= Problem requirements =
Using the records below, repeat exactly the lines from the one holding "Price every instrument" through the one holding "You are hedging", both ends included, and no others.

= Material shown =
= = =

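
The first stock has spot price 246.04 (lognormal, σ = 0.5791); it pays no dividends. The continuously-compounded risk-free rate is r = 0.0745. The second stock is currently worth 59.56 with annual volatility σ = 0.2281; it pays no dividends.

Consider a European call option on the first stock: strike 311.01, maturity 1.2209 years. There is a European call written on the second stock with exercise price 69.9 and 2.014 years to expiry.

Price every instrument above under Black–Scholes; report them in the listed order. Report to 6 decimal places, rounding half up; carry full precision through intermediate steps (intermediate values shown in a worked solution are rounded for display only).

[the first stock call K=311.01]
σ√T = 0.5791·√1.2209 = 0.639873
d₁ = (ln(S/K) + (r+σ²/2)T) / (σ√T) = (ln(246.04/311.01) + (0.0745+0.5791²/2)·1.2209) / 0.639873 = (-0.234331 + 0.295676) / 0.639873 = 0.095870
d₂ = d₁ − σ√T = 0.095870 − 0.639873 = -0.544003
e^{−rT} = 0.913057
N(d₁) = 0.538188,  N(d₂) = 0.293220
price = S·N(d₁) − K·e^{−rT}·N(d₂) = 132.415809 − 83.265587 = 49.150222
[the second stock call K=69.9]
σ√T = 0.2281·√2.014 = 0.323709
d₁ = (ln(S/K) + (r+σ²/2)T) / (σ√T) = (ln(59.56/69.9) + (0.0745+0.2281²/2)·2.014) / 0.323709 = (-0.160081 + 0.202437) / 0.323709 = 0.130844
d₂ = d₁ − σ√T = 0.130844 − 0.323709 = -0.192865
e^{−rT} = 0.860671
N(d₁) = 0.552051,  N(d₂) = 0.423532
price = S·N(d₁) − K·e^{−rT}·N(d₂) = 32.880134 − 25.480081 = 7.400053

price(the first stock call K=311.01) = 49.150222
price(the second stock call K=69.9) = 7.400053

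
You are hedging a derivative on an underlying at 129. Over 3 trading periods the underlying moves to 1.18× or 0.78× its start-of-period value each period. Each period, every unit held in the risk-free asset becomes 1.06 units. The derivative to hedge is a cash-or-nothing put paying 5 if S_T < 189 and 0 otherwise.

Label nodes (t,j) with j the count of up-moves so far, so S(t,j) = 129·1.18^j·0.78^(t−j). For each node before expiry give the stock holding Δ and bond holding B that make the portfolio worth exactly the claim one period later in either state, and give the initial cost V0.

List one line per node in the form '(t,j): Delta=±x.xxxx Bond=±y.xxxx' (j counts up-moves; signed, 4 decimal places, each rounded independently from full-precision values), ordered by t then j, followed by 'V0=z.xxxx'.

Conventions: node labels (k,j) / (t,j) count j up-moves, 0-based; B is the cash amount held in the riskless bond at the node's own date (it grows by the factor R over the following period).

Risk-neutral probability p* = (R−d)/(u−d) = (1.06−0.78)/(1.18−0.78) = 0.7000.
Payoffs at expiry: V(3,0)=5.0000, V(3,1)=5.0000, V(3,2)=5.0000, V(3,3)=0.0000
(2,0): S=78.4836. Δ = (V_up−V_dn)/(S_up−S_dn) = (5.0000−5.0000)/(92.6106−61.2172) = 0.0000. V = [p*·5.0000 + (1−p*)·5.0000]/1.06 = 4.7170. B = V − Δ·S = 4.7170.
(2,1): S=118.7316. Δ = (V_up−V_dn)/(S_up−S_dn) = (5.0000−5.0000)/(140.1033−92.6106) = 0.0000. V = [p*·5.0000 + (1−p*)·5.0000]/1.06 = 4.7170. B = V − Δ·S = 4.7170.
(2,2): S=179.6196. Δ = (V_up−V_dn)/(S_up−S_dn) = (0.0000−5.0000)/(211.9511−140.1033) = -0.0696. V = [p*·0.0000 + (1−p*)·5.0000]/1.06 = 1.4151. B = V − Δ·S = 13.9151.
(1,0): S=100.6200. Δ = (V_up−V_dn)/(S_up−S_dn) = (4.7170−4.7170)/(118.7316−78.4836) = 0.0000. V = [p*·4.7170 + (1−p*)·4.7170]/1.06 = 4.4500. B = V − Δ·S = 4.4500.
(1,1): S=152.2200. Δ = (V_up−V_dn)/(S_up−S_dn) = (1.4151−4.7170)/(179.6196−118.7316) = -0.0542. V = [p*·1.4151 + (1−p*)·4.7170]/1.06 = 2.2695. B = V − Δ·S = 10.5242.
(0,0): S=129.0000. Δ = (V_up−V_dn)/(S_up−S_dn) = (2.2695−4.4500)/(152.2200−100.6200) = -0.0423. V = [p*·2.2695 + (1−p*)·4.4500]/1.06 = 2.7581. B = V − Δ·S = 8.2094.
As a check, the time-0 holding Δ(0,0)·S0 + B(0,0) comes to 2.7581 — exactly V0.

(0,0): Delta=-0.0423 Bond=8.2094
(1,0): Delta=0.0000 Bond=4.4500
(1,1): Delta=-0.0542 Bond=10.5242
(2,0): Delta=0.0000 Bond=4.7170
(2,1): Delta=0.0000 Bond=4.7170
(2,2): Delta=-0.0696 Bond=13.9151
V0=2.7581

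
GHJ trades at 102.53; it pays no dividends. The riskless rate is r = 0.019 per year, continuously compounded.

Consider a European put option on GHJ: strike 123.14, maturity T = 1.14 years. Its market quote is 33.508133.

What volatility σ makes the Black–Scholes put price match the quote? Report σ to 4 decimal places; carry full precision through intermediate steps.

At σ = 0.5003 the Black–Scholes value reproduces the quote:
σ√T = 0.5003·√1.14 = 0.534174
d₁ = (ln(S/K) + (r+σ²/2)T) / (σ√T) = (ln(102.53/123.14) + (0.019+0.5003²/2)·1.14) / 0.534174 = (-0.183166 + 0.164331) / 0.534174 = -0.035261
d₂ = d₁ − σ√T = -0.035261 − 0.534174 = -0.569435
e^{−rT} = 0.978573
N(−d₁) = 0.514064,  N(−d₂) = 0.715470
V = K·e^{−rT}·N(−d₂) − S·N(−d₁) = 86.215128 − 52.706995 = 33.508133 (the quoted price), and the Black–Scholes price is strictly increasing in σ, so σ is unique

sigma = 0.5003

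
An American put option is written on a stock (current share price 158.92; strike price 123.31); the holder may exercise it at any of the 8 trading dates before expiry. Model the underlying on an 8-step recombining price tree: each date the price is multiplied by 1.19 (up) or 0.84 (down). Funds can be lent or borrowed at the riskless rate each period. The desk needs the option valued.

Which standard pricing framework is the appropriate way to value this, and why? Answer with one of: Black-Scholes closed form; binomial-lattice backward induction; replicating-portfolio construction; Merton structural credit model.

framework: binomial-lattice backward induction

Key observation: the exercise right at every one of the 8 steps is what matters: each node needs max(123.31 − S, continuation), which only the stepwise tree valuation starting from spot 158.92 delivers.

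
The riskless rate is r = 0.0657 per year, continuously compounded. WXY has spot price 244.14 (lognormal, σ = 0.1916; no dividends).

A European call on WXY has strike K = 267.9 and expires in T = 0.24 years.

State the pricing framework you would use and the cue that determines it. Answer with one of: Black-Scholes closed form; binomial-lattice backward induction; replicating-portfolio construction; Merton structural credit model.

Key observation: everything needed for the exact continuous-time valuation of the European call on WXY (strike 267.9) is given, and no feature rules the closed form out.

framework: Black-Scholes closed form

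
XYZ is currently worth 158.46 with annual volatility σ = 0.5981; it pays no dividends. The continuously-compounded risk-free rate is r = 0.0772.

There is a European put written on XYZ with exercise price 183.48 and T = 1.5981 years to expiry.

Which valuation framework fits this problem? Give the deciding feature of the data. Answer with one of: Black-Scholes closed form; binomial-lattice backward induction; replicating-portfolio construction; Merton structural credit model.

framework: Black-Scholes closed form

Key observation: a European-exercise option on XYZ struck at 183.48 — a GBM underlying with constant parameters — admits an analytic price: the data contain no early exercise, no discrete tree, no debt structure.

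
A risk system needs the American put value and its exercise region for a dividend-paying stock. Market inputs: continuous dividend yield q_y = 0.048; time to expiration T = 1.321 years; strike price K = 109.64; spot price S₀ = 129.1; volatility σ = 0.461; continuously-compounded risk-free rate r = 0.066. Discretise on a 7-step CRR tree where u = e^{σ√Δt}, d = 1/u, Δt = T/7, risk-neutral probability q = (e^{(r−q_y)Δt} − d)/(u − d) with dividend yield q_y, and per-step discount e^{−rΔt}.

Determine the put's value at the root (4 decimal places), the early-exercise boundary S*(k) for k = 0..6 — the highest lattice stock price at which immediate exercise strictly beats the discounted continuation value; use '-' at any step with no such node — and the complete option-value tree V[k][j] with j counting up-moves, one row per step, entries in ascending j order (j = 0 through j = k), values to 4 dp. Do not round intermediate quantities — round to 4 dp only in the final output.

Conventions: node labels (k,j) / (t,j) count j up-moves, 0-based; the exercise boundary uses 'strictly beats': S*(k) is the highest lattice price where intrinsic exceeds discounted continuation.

params: Δt=0.18871 u=1.22173 d=0.81851 q=0.45854 e^(-rΔt)=0.98762
t_7 payoffs: 77.8632 62.2095 38.8446 3.9698 0.0000 0.0000 0.0000 0.0000
t_6: node(6,0) S=38.8226 payoff=70.8174 vs cont=69.8104 → 70.8174 [stop]  node(6,1) S=57.9471 payoff=51.6929 vs cont=50.8583 → 51.6929 [stop]  node(6,2) S=86.4926 payoff=23.1474 vs cont=22.5702 → 23.1474 [stop]  node(6,3) S=129.1000 payoff=0.0000 vs cont=2.1229 → 2.1229 [wait]  node(6,4) S=192.6964 payoff=0.0000 vs cont=0.0000 → 0.0000 [wait]  node(6,5) S=287.6211 payoff=0.0000 vs cont=0.0000 → 0.0000 [wait]  node(6,6) S=429.3071 payoff=0.0000 vs cont=0.0000 → 0.0000 [wait]  ⇒ S*(6)=86.4926
t_5: node(5,0) S=47.4305 payoff=62.2095 vs cont=61.2800 → 62.2095 [stop]  node(5,1) S=70.7954 payoff=38.8446 vs cont=38.1258 → 38.8446 [stop]  node(5,2) S=105.6702 payoff=3.9698 vs cont=13.3396 → 13.3396 [wait]  node(5,3) S=157.7248 payoff=0.0000 vs cont=1.1352 → 1.1352 [wait]  node(5,4) S=235.4221 payoff=0.0000 vs cont=0.0000 → 0.0000 [wait]  node(5,5) S=351.3941 payoff=0.0000 vs cont=0.0000 → 0.0000 [wait]  ⇒ S*(5)=70.7954
t_4: node(4,0) S=57.9471 payoff=51.6929 vs cont=50.8583 → 51.6929 [stop]  node(4,1) S=86.4926 payoff=23.1474 vs cont=26.8135 → 26.8135 [wait]  node(4,2) S=129.1000 payoff=0.0000 vs cont=7.6476 → 7.6476 [wait]  node(4,3) S=192.6964 payoff=0.0000 vs cont=0.6071 → 0.6071 [wait]  node(4,4) S=287.6211 payoff=0.0000 vs cont=0.0000 → 0.0000 [wait]  ⇒ S*(4)=57.9471
t_3: node(3,0) S=70.7954 payoff=38.8446 vs cont=39.7861 → 39.7861 [wait]  node(3,1) S=105.6702 payoff=3.9698 vs cont=17.8021 → 17.8021 [wait]  node(3,2) S=157.7248 payoff=0.0000 vs cont=4.3645 → 4.3645 [wait]  node(3,3) S=235.4221 payoff=0.0000 vs cont=0.3246 → 0.3246 [wait]  ⇒ S*(3)=-
t_2: node(2,0) S=86.4926 payoff=23.1474 vs cont=29.3378 → 29.3378 [wait]  node(2,1) S=129.1000 payoff=0.0000 vs cont=11.4963 → 11.4963 [wait]  node(2,2) S=192.6964 payoff=0.0000 vs cont=2.4810 → 2.4810 [wait]  ⇒ S*(2)=-
t_1: node(1,0) S=105.6702 payoff=3.9698 vs cont=20.8949 → 20.8949 [wait]  node(1,1) S=157.7248 payoff=0.0000 vs cont=7.2713 → 7.2713 [wait]  ⇒ S*(1)=-
t_0: node(0,0) S=129.1000 payoff=0.0000 vs cont=14.4667 → 14.4667 [wait]  ⇒ S*(0)=-

price = 14.4667
boundary = - - - - 57.9471 70.7954 86.4926
tree:
14.4667
20.8949 7.2713
29.3378 11.4963 2.4810
39.7861 17.8021 4.3645 0.3246
51.6929 26.8135 7.6476 0.6071 0.0000
62.2095 38.8446 13.3396 1.1352 0.0000 0.0000
70.8174 51.6929 23.1474 2.1229 0.0000 0.0000 0.0000
77.8632 62.2095 38.8446 3.9698 0.0000 0.0000 0.0000 0.0000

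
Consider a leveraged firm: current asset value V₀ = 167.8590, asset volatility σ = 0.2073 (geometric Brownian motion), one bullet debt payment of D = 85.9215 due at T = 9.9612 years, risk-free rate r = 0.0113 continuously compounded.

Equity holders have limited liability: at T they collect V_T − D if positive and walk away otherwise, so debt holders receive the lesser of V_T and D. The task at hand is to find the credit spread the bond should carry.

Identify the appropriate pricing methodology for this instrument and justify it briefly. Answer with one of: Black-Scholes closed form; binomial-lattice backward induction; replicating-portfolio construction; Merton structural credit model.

framework: Merton structural credit model

Key observation: the asked-for credit quantity lives on the firm's capital structure — asset value, asset volatility, debt face 85.9215 — which is the structural model's domain.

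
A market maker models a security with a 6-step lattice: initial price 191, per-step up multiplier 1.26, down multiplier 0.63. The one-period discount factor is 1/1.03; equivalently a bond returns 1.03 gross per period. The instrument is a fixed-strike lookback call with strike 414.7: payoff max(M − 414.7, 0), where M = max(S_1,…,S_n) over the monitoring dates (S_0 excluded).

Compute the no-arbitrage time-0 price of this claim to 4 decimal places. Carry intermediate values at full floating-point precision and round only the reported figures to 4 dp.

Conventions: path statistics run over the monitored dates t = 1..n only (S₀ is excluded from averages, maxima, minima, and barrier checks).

price = 28.5478

No-arbitrage gives p* = (R−d)/(u−d) = 0.6349: enumerate every path, weight its payoff by its p*-probability, and discount by R^6.
Enumerate all 2^6 = 64 price paths (U = up ×1.26, D = down ×0.63); each path with k up-moves has probability p*^k·(1−p*)^(6−k).
DDDDDD: M=120.3300, payoff=0.0000, prob=0.002368
UDDDDD: M=240.6600, payoff=0.0000, prob=0.004118
DUDDDD: M=151.6158, payoff=0.0000, prob=0.004118
UUDDDD: M=303.2316, payoff=0.0000, prob=0.007161
DDUDDD: M=120.3300, payoff=0.0000, prob=0.004118
UDUDDD: M=240.6600, payoff=0.0000, prob=0.007161
DUUDDD: M=191.0359, payoff=0.0000, prob=0.007161
UUUDDD: M=382.0718, payoff=0.0000, prob=0.012454
DDDUDD: M=120.3300, payoff=0.0000, prob=0.004118
UDDUDD: M=240.6600, payoff=0.0000, prob=0.007161
DUDUDD: M=151.6158, payoff=0.0000, prob=0.007161
UUDUDD: M=303.2316, payoff=0.0000, prob=0.012454
DDUUDD: M=120.3526, payoff=0.0000, prob=0.007161
UDUUDD: M=240.7052, payoff=0.0000, prob=0.012454
DUUUDD: M=240.7052, payoff=0.0000, prob=0.012454
UUUUDD: M=481.4105, payoff=66.7105, prob=0.021660
DDDDUD: M=120.3300, payoff=0.0000, prob=0.004118
UDDDUD: M=240.6600, payoff=0.0000, prob=0.007161
DUDDUD: M=151.6158, payoff=0.0000, prob=0.007161
UUDDUD: M=303.2316, payoff=0.0000, prob=0.012454
DDUDUD: M=120.3300, payoff=0.0000, prob=0.007161
UDUDUD: M=240.6600, payoff=0.0000, prob=0.012454
DUUDUD: M=191.0359, payoff=0.0000, prob=0.012454
UUUDUD: M=382.0718, payoff=0.0000, prob=0.021660
DDDUUD: M=120.3300, payoff=0.0000, prob=0.007161
UDDUUD: M=240.6600, payoff=0.0000, prob=0.012454
DUDUUD: M=151.6443, payoff=0.0000, prob=0.012454
UUDUUD: M=303.2886, payoff=0.0000, prob=0.021660
DDUUUD: M=151.6443, payoff=0.0000, prob=0.012454
UDUUUD: M=303.2886, payoff=0.0000, prob=0.021660
DUUUUD: M=303.2886, payoff=0.0000, prob=0.021660
UUUUUD: M=606.5772, payoff=191.8772, prob=0.037669
DDDDDU: M=120.3300, payoff=0.0000, prob=0.004118
UDDDDU: M=240.6600, payoff=0.0000, prob=0.007161
DUDDDU: M=151.6158, payoff=0.0000, prob=0.007161
UUDDDU: M=303.2316, payoff=0.0000, prob=0.012454
DDUDDU: M=120.3300, payoff=0.0000, prob=0.007161
UDUDDU: M=240.6600, payoff=0.0000, prob=0.012454
DUUDDU: M=191.0359, payoff=0.0000, prob=0.012454
UUUDDU: M=382.0718, payoff=0.0000, prob=0.021660
DDDUDU: M=120.3300, payoff=0.0000, prob=0.007161
UDDUDU: M=240.6600, payoff=0.0000, prob=0.012454
DUDUDU: M=151.6158, payoff=0.0000, prob=0.012454
UUDUDU: M=303.2316, payoff=0.0000, prob=0.021660
DDUUDU: M=120.3526, payoff=0.0000, prob=0.012454
UDUUDU: M=240.7052, payoff=0.0000, prob=0.021660
DUUUDU: M=240.7052, payoff=0.0000, prob=0.021660
UUUUDU: M=481.4105, payoff=66.7105, prob=0.037669
DDDDUU: M=120.3300, payoff=0.0000, prob=0.007161
UDDDUU: M=240.6600, payoff=0.0000, prob=0.012454
DUDDUU: M=151.6158, payoff=0.0000, prob=0.012454
UUDDUU: M=303.2316, payoff=0.0000, prob=0.021660
DDUDUU: M=120.3300, payoff=0.0000, prob=0.012454
UDUDUU: M=240.6600, payoff=0.0000, prob=0.021660
DUUDUU: M=191.0718, payoff=0.0000, prob=0.021660
UUUDUU: M=382.1436, payoff=0.0000, prob=0.037669
DDDUUU: M=120.3300, payoff=0.0000, prob=0.012454
UDDUUU: M=240.6600, payoff=0.0000, prob=0.021660
DUDUUU: M=191.0718, payoff=0.0000, prob=0.021660
UUDUUU: M=382.1436, payoff=0.0000, prob=0.037669
DDUUUU: M=191.0718, payoff=0.0000, prob=0.021660
UDUUUU: M=382.1436, payoff=0.0000, prob=0.037669
DUUUUU: M=382.1436, payoff=0.0000, prob=0.037669
UUUUUU: M=764.2873, payoff=349.5873, prob=0.065511
Price = Σ prob·payoff / R^6 = 34.087619 / 1.194052 = 28.5478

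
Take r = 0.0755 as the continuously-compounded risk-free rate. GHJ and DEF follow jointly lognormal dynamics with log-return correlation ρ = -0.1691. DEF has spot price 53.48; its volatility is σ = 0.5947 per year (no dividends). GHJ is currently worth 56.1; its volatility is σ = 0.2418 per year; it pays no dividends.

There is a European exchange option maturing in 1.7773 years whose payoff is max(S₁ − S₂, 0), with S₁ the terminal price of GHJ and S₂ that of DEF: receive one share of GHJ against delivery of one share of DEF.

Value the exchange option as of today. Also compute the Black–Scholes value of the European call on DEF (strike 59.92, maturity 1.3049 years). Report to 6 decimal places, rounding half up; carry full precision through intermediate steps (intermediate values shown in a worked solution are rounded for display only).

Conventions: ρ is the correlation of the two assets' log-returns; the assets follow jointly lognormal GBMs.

exchange price = 20.460519
price(DEF call K=59.92) = 13.923176

σ_eff = √(σ₁² + σ₂² − 2ρσ₁σ₂) = √(0.2418² + 0.5947² − 2·-0.1691·0.2418·0.5947) = 0.678799
d₁ = (ln(S₁/S₂) + (q₂ − q₁ + σ_eff²/2)T) / (σ_eff√T) = (ln(56.1/53.48) + (0.0 − 0.0 + 0.230384)·1.7773) / 0.904944 = 0.505324
d₂ = d₁ − σ_eff√T = 0.505324 − 0.904944 = -0.399620
N(d₁) = 0.693334,  N(d₂) = 0.344718
V = S₁·e^{−q₁T}·N(d₁) − S₂·e^{−q₂T}·N(d₂) = 38.896053 − 18.435534 = 20.460519
[vanilla: DEF call K=59.92]
σ√T = 0.5947·√1.3049 = 0.679339
d₁ = (ln(S/K) + (r+σ²/2)T) / (σ√T) = (ln(53.48/59.92) + (0.0755+0.5947²/2)·1.3049) / 0.679339 = (-0.113703 + 0.329271) / 0.679339 = 0.317320
d₂ = d₁ − σ√T = 0.317320 − 0.679339 = -0.362019
e^{−rT} = 0.906178
N(d₁) = 0.624500,  N(d₂) = 0.358669
price = S·N(d₁) − K·e^{−rT}·N(d₂) = 33.398246 − 19.475071 = 13.923176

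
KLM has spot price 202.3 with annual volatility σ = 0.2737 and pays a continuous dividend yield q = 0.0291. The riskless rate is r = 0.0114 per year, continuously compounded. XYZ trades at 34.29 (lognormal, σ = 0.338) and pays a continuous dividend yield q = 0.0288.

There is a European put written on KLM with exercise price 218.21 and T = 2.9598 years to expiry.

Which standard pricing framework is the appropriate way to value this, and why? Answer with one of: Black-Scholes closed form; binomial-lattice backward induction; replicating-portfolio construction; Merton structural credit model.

Key observation: everything needed for the exact continuous-time valuation of the European put on KLM (strike 218.21) is given, and no feature rules the closed form out.

framework: Black-Scholes closed form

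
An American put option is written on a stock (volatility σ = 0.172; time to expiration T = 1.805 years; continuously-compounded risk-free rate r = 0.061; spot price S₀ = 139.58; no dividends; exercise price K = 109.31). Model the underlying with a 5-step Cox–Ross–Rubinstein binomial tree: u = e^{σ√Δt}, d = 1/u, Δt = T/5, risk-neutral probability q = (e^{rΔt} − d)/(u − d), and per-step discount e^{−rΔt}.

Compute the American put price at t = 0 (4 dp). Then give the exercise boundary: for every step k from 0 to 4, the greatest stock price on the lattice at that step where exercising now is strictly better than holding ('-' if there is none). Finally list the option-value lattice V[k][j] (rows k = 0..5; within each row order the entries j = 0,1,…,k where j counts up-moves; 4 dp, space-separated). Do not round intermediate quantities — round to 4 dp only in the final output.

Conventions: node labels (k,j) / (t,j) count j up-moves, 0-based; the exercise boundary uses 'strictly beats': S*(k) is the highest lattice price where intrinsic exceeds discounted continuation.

price = 0.9189
boundary = - - - - 92.3204
tree:
0.9189
1.9753 0.1945
4.1665 0.4753 0.0000
8.5672 1.1616 0.0000 0.0000
16.9896 2.8390 0.0000 0.0000 0.0000
26.0539 6.9385 0.0000 0.0000 0.0000 0.0000

Δt=0.36100  u=1.10887  d=0.90182  q=0.58172  discount=0.97822
step 5 (expiry): payoffs max(K−S,0) = 26.0539 6.9385 0.0000 0.0000 0.0000 0.0000
step 4: (k=4,j=0): S=92.3204, K−S=16.9896, hold=14.6088 ⇒ V=16.9896 exercise | (k=4,j=1): S=113.5169, K−S=0.0000, hold=2.8390 ⇒ V=2.8390 continue | (k=4,j=2): S=139.5800, K−S=0.0000, hold=0.0000 ⇒ V=0.0000 continue | (k=4,j=3): S=171.6271, K−S=0.0000, hold=0.0000 ⇒ V=0.0000 continue | (k=4,j=4): S=211.0322, K−S=0.0000, hold=0.0000 ⇒ V=0.0000 continue  boundary S*=92.3204
step 3: (k=3,j=0): S=102.3715, K−S=6.9385, hold=8.5672 ⇒ V=8.5672 continue | (k=3,j=1): S=125.8757, K−S=0.0000, hold=1.1616 ⇒ V=1.1616 continue | (k=3,j=2): S=154.7763, K−S=0.0000, hold=0.0000 ⇒ V=0.0000 continue | (k=3,j=3): S=190.3125, K−S=0.0000, hold=0.0000 ⇒ V=0.0000 continue  boundary S*=-
step 2: (k=2,j=0): S=113.5169, K−S=0.0000, hold=4.1665 ⇒ V=4.1665 continue | (k=2,j=1): S=139.5800, K−S=0.0000, hold=0.4753 ⇒ V=0.4753 continue | (k=2,j=2): S=171.6271, K−S=0.0000, hold=0.0000 ⇒ V=0.0000 continue  boundary S*=-
step 1: (k=1,j=0): S=125.8757, K−S=0.0000, hold=1.9753 ⇒ V=1.9753 continue | (k=1,j=1): S=154.7763, K−S=0.0000, hold=0.1945 ⇒ V=0.1945 continue  boundary S*=-
step 0: (k=0,j=0): S=139.5800, K−S=0.0000, hold=0.9189 ⇒ V=0.9189 continue  boundary S*=-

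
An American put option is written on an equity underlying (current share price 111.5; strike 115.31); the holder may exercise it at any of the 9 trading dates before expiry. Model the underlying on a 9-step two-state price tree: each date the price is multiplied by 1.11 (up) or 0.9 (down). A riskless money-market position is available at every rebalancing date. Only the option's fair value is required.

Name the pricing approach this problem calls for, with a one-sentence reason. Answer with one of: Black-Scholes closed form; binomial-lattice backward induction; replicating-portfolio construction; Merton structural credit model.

framework: binomial-lattice backward induction

Key observation: an American put (K = 115.31, S₀ = 111.5) on a 9-date tree has no closed form — the optimal stopping decision is embedded and must be resolved recursively from expiry.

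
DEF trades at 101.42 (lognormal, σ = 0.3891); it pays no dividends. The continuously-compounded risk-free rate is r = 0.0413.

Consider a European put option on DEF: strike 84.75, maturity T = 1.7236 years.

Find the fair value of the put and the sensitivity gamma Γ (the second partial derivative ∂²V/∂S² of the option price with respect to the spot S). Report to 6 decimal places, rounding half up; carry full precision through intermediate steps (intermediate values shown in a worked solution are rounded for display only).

price = 9.019462
Γ = 0.005829

σ√T = 0.3891·√1.7236 = 0.510834
d₁ = (ln(S/K) + (r+σ²/2)T) / (σ√T) = (ln(101.42/84.75) + (0.0413+0.3891²/2)·1.7236) / 0.510834 = (0.179565 + 0.201660) / 0.510834 = 0.746280
d₂ = d₁ − σ√T = 0.746280 − 0.510834 = 0.235446
e^{−rT} = 0.931290
N(−d₁) = 0.227749,  N(−d₂) = 0.406931
Put price V = K·e^{−rT}·N(−d₂) − S·N(−d₁) = 32.117791 − 23.098329 = 9.019462
φ(d₁) = (1/√(2π))·e^{−d₁²/2} = 0.301977
Γ = φ(d₁) / (S·σ·√T) = 0.005829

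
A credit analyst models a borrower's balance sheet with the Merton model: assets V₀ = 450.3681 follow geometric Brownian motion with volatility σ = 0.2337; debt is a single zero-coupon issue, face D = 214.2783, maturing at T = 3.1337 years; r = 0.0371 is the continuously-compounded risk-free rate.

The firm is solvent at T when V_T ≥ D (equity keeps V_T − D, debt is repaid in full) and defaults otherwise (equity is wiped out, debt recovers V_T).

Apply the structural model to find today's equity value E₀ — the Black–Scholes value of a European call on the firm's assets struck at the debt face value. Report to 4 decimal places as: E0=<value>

Apply the equity-as-call identities (strike 214.2783, horizon 3.1337 years):
d₁ = [ln(V₀/D) + (r + σ²/2)T] / (σ√T)
   = [ln(450.3681/214.2783) + (0.0371 + 0.5·0.2337²)·3.1337] / (0.2337·√3.1337)
   = [0.742790 + 0.201835] / 0.413702 = 2.283346
d₂ = d₁ − σ√T = 2.283346 − 0.413702 = 1.869644
N(d₁) = 0.988795,  N(d₂) = 0.969233,  e^(−rT) = 0.890243
E₀ = V₀·N(d₁) − D·e^(−rT)·N(d₂)
   = 450.3681·0.988795 − 214.2783·0.890243·0.969233 = 260.430902

E0=260.4309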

= = =

= Exercise output =
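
Price every instrument above under Black–Scholes; report them in the listed order. Report to 6 decimal places, rounding half up; carry full precision through intermediate steps (intermediate values shown in a worked solution are rounded for display only).

[the first stock call K=311.01]
σ√T = 0.5791·√1.2209 = 0.639873
d₁ = (ln(S/K) + (r+σ²/2)T) / (σ√T) = (ln(246.04/311.01) + (0.0745+0.5791²/2)·1.2209) / 0.639873 = (-0.234331 + 0.295676) / 0.639873 = 0.095870
d₂ = d₁ − σ√T = 0.095870 − 0.639873 = -0.544003
e^{−rT} = 0.913057
N(d₁) = 0.538188,  N(d₂) = 0.293220
price = S·N(d₁) − K·e^{−rT}·N(d₂) = 132.415809 − 83.265587 = 49.150222
[the second stock call K=69.9]
σ√T = 0.2281·√2.014 = 0.323709
d₁ = (ln(S/K) + (r+σ²/2)T) / (σ√T) = (ln(59.56/69.9) + (0.0745+0.2281²/2)·2.014) / 0.323709 = (-0.160081 + 0.202437) / 0.323709 = 0.130844
d₂ = d₁ − σ√T = 0.130844 − 0.323709 = -0.192865
e^{−rT} = 0.860671
N(d₁) = 0.552051,  N(d₂) = 0.423532
price = S·N(d₁) − K·e^{−rT}·N(d₂) = 32.880134 − 25.480081 = 7.400053

price(the first stock call K=311.01) = 49.150222
price(the second stock call K=69.9) = 7.400053

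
You are hedging a derivative on an underlying at 129. Over 3 trading periods the underlying moves to 1.18× or 0.78× its start-of-period value each period. Each period, every unit held in the risk-free asset becomes 1.06 units. The derivative to hedge is a cash-or-nothing put paying 5 if S_T < 189 and 0 otherwise.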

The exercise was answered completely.